▸ **Exercise requirements**
From the listing below, reproduce word for word the part that opens with the line containing "H1 state(init=7) —" and closes with the line containing "(perform throw(3) * perform throw(3))"; reproduce nothing else.
===== Data for the task =====
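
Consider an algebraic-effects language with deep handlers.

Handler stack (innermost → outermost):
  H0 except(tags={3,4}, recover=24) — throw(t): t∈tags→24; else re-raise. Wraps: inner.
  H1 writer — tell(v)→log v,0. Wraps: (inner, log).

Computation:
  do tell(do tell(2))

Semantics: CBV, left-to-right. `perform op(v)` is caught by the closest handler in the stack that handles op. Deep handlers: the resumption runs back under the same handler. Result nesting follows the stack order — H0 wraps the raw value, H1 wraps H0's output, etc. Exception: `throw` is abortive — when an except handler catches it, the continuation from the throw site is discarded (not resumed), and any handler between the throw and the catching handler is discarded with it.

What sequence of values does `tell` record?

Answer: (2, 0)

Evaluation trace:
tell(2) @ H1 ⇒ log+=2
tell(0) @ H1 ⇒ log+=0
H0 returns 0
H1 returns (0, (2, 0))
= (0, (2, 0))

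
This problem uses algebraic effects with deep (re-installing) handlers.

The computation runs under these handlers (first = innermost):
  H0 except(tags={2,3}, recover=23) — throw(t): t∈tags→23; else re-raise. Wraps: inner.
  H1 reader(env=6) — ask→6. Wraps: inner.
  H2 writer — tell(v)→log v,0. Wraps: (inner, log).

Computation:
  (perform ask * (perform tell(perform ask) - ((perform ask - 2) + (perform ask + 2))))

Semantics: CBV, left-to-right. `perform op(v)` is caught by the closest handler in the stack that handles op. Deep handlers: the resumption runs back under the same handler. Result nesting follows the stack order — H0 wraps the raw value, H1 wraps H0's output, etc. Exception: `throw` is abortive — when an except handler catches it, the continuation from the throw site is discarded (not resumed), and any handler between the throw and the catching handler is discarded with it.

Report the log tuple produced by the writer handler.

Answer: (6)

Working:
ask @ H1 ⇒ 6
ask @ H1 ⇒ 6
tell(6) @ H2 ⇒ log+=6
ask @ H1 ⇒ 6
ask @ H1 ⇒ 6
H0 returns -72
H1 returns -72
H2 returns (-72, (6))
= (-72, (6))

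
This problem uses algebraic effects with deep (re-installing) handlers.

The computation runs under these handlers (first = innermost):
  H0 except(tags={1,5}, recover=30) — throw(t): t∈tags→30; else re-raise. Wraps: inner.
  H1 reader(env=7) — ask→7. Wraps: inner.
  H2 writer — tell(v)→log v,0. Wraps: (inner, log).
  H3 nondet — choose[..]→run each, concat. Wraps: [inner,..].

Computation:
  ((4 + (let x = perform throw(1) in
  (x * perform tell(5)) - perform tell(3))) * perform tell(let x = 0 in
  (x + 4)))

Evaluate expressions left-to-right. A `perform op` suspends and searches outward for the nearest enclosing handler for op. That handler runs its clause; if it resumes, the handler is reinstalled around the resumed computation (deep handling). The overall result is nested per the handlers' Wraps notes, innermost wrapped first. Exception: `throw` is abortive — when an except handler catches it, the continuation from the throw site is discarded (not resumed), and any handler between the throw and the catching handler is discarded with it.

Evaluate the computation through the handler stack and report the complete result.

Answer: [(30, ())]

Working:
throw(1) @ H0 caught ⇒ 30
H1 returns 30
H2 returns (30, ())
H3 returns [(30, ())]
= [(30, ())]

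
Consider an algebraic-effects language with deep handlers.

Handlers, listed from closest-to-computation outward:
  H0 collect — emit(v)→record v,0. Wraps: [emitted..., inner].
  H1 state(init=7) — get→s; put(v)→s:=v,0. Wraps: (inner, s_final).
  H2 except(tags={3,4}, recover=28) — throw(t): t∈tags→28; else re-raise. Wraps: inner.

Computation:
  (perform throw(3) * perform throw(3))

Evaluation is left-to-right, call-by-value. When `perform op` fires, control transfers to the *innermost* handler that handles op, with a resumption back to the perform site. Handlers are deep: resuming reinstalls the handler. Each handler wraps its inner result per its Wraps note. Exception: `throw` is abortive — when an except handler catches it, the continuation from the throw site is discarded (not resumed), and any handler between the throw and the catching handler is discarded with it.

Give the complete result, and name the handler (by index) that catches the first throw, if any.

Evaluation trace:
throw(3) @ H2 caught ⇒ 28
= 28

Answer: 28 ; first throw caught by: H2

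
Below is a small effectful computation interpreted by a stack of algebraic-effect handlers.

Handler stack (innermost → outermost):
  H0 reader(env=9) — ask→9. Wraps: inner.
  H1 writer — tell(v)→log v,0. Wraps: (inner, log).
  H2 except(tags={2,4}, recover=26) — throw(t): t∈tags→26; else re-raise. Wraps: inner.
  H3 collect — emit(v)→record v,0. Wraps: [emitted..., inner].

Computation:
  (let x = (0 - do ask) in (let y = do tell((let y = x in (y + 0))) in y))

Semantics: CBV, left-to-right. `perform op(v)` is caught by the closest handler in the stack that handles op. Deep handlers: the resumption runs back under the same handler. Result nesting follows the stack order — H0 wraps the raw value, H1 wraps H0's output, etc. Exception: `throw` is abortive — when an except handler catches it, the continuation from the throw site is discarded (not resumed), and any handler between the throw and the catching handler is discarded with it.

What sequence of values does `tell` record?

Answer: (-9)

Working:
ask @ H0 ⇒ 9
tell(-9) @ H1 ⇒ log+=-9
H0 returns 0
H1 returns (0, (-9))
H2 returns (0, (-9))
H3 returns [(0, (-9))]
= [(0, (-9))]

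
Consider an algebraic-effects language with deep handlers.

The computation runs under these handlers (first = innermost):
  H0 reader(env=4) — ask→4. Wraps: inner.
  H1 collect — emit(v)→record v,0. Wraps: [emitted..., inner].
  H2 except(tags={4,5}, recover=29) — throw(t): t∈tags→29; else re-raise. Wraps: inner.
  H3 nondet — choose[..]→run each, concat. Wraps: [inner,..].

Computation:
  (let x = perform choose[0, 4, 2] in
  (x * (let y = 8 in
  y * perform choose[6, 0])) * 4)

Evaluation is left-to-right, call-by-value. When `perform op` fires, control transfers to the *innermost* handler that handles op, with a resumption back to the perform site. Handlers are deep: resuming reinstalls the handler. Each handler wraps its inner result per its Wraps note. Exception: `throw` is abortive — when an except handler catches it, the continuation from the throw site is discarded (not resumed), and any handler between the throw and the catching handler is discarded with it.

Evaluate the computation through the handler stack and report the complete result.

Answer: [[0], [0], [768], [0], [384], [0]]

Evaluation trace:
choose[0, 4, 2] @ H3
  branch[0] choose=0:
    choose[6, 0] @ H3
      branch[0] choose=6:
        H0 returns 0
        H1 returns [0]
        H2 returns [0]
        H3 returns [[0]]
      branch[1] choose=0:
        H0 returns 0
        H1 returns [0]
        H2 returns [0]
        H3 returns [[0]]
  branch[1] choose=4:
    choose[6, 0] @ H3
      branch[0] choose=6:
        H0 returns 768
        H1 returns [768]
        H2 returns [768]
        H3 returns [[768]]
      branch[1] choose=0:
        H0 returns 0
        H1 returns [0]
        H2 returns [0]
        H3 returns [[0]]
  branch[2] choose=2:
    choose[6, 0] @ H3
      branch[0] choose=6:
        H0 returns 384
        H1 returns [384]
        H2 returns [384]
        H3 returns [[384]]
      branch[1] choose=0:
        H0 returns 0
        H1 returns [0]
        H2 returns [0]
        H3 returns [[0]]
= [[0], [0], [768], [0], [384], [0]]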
=====
===== Data for the task =====
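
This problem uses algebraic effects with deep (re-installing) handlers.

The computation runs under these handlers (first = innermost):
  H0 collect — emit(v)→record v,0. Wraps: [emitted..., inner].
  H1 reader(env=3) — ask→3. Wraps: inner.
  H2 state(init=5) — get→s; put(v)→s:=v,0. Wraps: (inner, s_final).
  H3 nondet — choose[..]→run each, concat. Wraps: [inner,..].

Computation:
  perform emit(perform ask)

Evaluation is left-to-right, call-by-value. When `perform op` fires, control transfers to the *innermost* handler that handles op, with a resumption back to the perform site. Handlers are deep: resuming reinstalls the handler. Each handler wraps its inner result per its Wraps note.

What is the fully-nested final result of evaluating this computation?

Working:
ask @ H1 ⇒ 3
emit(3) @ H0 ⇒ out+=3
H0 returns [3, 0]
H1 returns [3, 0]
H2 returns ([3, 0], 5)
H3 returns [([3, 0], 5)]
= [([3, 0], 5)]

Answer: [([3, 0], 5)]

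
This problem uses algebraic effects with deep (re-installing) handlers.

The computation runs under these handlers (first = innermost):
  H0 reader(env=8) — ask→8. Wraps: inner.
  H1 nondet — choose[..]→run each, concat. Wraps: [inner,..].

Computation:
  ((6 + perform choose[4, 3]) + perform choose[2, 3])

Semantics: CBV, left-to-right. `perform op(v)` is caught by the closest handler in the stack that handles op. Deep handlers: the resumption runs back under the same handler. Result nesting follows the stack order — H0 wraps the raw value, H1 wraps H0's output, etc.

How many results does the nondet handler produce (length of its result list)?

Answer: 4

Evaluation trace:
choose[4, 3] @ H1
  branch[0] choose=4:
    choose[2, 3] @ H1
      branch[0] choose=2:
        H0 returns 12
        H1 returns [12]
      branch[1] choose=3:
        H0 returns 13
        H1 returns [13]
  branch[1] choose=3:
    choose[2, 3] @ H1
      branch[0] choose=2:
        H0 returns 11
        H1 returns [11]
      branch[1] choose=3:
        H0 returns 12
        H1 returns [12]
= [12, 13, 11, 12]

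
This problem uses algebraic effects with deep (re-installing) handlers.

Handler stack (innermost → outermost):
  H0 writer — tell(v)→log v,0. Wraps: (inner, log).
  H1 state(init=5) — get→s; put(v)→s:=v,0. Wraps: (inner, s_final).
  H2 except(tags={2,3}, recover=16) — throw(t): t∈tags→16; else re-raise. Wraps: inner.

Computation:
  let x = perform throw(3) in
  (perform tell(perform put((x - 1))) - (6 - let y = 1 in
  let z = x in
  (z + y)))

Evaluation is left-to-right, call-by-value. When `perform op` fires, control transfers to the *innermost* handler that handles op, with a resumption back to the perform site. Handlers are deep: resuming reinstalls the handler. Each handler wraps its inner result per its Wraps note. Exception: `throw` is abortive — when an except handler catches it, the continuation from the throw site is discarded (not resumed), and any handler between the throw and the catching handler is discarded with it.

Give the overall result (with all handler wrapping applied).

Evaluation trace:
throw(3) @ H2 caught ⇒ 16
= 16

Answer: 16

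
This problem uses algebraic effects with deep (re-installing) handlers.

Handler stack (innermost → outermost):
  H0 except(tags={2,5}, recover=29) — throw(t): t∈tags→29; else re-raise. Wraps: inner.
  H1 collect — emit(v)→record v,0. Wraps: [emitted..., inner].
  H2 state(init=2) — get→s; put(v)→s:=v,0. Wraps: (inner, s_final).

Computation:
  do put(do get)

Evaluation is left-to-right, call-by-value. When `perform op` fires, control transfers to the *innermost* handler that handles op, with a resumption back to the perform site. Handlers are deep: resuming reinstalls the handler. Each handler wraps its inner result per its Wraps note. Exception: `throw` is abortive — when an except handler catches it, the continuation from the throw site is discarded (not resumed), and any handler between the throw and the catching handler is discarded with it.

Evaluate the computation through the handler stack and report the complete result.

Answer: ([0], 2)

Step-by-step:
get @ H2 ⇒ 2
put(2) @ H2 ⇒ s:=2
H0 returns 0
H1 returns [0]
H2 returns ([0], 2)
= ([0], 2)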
=====
===== Data for the task =====
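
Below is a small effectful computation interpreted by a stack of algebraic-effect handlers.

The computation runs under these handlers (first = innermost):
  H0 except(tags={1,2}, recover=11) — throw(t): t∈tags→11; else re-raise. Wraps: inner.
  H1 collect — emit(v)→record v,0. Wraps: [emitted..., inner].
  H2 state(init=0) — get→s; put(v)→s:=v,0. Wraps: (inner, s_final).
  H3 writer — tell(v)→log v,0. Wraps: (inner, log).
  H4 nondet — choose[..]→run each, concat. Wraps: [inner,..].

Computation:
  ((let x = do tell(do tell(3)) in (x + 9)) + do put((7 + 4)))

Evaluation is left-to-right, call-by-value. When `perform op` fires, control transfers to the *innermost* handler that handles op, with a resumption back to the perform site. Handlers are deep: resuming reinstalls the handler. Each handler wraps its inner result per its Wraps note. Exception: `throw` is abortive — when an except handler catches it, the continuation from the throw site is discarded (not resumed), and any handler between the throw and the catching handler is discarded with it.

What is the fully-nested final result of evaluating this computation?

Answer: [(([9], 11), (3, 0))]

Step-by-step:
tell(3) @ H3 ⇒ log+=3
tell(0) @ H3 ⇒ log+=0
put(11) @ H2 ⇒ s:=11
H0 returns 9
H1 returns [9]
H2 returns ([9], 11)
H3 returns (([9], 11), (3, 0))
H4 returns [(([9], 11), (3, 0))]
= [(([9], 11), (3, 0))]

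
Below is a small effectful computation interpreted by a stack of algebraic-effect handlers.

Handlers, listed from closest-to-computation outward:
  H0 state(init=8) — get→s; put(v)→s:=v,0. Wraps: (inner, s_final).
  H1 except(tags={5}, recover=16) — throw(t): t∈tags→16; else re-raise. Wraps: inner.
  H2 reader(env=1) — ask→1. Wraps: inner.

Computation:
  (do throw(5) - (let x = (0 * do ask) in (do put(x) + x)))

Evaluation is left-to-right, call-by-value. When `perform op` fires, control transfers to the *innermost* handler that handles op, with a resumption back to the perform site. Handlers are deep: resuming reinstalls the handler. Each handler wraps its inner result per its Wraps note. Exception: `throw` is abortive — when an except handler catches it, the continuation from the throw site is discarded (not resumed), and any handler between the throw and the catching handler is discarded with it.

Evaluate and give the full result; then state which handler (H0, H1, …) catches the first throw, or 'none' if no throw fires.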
=====
▸ **Expected answer**
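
  H1 state(init=7) — get→s; put(v)→s:=v,0. Wraps: (inner, s_final).
  H2 except(tags={3,4}, recover=28) — throw(t): t∈tags→28; else re-raise. Wraps: inner.

Computation:
  (perform throw(3) * perform throw(3))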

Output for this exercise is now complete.